WHAT NEEDS TO BE DONE - Set every record down again, identical to the original.

TASK DATA -
┌──

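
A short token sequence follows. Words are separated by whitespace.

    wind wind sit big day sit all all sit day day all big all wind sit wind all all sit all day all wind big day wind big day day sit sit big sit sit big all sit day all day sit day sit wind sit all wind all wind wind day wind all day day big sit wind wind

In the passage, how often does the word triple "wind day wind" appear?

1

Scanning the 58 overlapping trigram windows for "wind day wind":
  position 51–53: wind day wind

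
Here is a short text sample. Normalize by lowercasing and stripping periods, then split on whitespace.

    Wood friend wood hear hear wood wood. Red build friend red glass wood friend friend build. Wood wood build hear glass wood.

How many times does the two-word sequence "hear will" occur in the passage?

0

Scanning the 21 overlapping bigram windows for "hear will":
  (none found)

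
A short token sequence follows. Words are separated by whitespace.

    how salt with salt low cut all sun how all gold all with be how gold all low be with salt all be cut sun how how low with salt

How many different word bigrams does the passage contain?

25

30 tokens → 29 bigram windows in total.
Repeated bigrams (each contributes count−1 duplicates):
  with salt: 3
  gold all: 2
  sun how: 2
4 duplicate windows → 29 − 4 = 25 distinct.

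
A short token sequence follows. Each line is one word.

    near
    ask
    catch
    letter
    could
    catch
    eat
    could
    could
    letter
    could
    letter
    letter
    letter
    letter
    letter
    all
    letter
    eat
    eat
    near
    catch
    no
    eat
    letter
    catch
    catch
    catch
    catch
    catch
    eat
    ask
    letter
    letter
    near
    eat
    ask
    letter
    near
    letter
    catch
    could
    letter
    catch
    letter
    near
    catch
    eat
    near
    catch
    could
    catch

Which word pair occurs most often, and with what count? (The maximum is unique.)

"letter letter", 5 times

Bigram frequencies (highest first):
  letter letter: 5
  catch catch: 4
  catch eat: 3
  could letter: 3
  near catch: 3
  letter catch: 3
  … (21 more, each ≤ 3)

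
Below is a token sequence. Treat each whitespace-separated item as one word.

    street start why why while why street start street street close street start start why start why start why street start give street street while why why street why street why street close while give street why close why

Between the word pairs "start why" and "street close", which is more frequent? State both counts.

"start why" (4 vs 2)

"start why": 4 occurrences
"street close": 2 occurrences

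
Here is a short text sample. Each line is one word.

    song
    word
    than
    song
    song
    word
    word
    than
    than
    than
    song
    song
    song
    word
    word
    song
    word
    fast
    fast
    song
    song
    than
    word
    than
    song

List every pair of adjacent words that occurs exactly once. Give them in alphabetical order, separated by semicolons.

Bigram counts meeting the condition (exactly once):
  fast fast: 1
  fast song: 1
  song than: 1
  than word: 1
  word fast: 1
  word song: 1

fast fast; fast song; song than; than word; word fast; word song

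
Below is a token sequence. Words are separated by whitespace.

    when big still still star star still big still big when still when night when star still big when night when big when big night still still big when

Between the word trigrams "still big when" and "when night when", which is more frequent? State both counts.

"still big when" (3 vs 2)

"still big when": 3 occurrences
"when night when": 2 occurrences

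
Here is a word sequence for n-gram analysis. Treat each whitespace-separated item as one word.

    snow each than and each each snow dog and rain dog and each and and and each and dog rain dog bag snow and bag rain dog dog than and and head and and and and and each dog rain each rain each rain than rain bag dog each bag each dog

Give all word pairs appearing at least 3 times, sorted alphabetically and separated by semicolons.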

└──

TASK ANSWER -
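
A short token sequence follows. Words are separated by whitespace.

    wind wind sit big day sit all all sit day day all big all wind sit wind all all sit all day all wind big day wind big day day sit sit big sit sit big all sit day all day sit day sit wind sit all wind all wind wind day wind all day day big sit wind wind

In the passage, how often does the word triple "wind day wind" appear?

1

Scanning the 58 overlapping trigram windows for "wind day wind":
  position 51–53: wind day wind

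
Here is a short text sample. Normalize by lowercasing and stripping periods, then split on whitespace.

    Wood friend wood hear hear wood wood. Red build friend red glass wood friend friend build. Wood wood build hear glass wood.

How many times does the two-word sequence "hear will" occur in the passage?

0

Scanning the 21 overlapping bigram windows for "hear will":
  (none found)

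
A short token sequence follows. Words are separated by whitespace.

    how salt with salt low cut all sun how all gold all with be how gold all low be with salt all be cut sun how how low with salt

How many different word bigrams does the passage contain?

25

30 tokens → 29 bigram windows in total.
Repeated bigrams (each contributes count−1 duplicates):
  with salt: 3
  gold all: 2
  sun how: 2
4 duplicate windows → 29 − 4 = 25 distinct.

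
A short token sequence follows. Each line is one word.

    near
    ask
    catch
    letter
    could
    catch
    eat
    could
    could
    letter
    could
    letter
    letter
    letter
    letter
    letter
    all
    letter
    eat
    eat
    near
    catch
    no
    eat
    letter
    catch
    catch
    catch
    catch
    catch
    eat
    ask
    letter
    letter
    near
    eat
    ask
    letter
    near
    letter
    catch
    could
    letter
    catch
    letter
    near
    catch
    eat
    near
    catch
    could
    catch

Which word pair occurs most often, and with what count? (The maximum is unique.)

"letter letter", 5 times

Bigram frequencies (highest first):
  letter letter: 5
  catch catch: 4
  catch eat: 3
  could letter: 3
  near catch: 3
  letter catch: 3
  … (21 more, each ≤ 3)

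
Below is a token sequence. Treat each whitespace-separated item as one word.

    street start why why while why street start street street close street start start why start why start why street start give street street while why why street why street why street close while give street why close why

Between the word pairs "start why" and "street close", which is more frequent? State both counts.

"start why" (4 vs 2)

"start why": 4 occurrences
"street close": 2 occurrences

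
Here is a short text sample. Each line is one word.

    song
    word
    than
    song
    song
    word
    word
    than
    than
    than
    song
    song
    song
    word
    word
    song
    word
    fast
    fast
    song
    song
    than
    word
    than
    song

List every pair of adjacent words that occurs exactly once. Give them in alphabetical order, separated by semicolons.

Bigram counts meeting the condition (exactly once):
  fast fast: 1
  fast song: 1
  song than: 1
  than word: 1
  word fast: 1
  word song: 1

fast fast; fast song; song than; than word; word fast; word song

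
Below is a token sequence. Words are separated by whitespace.

    when big still still star star still big still big when still when night when star still big when night when big when big night still still big when

Between the word trigrams "still big when" and "when night when", which is more frequent? State both counts.

"still big when" (3 vs 2)

"still big when": 3 occurrences
"when night when": 2 occurrences

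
Here is a word sequence for n-gram analysis. Treat each whitespace-separated item as one word.

    snow each than and each each snow dog and rain dog and each and and and each and dog rain dog bag snow and bag rain dog dog than and and head and and and and and each dog rain each rain each rain than rain bag dog each bag each dog

Give all word pairs appearing at least 3 times, sorted alphabetically and separated by semicolons.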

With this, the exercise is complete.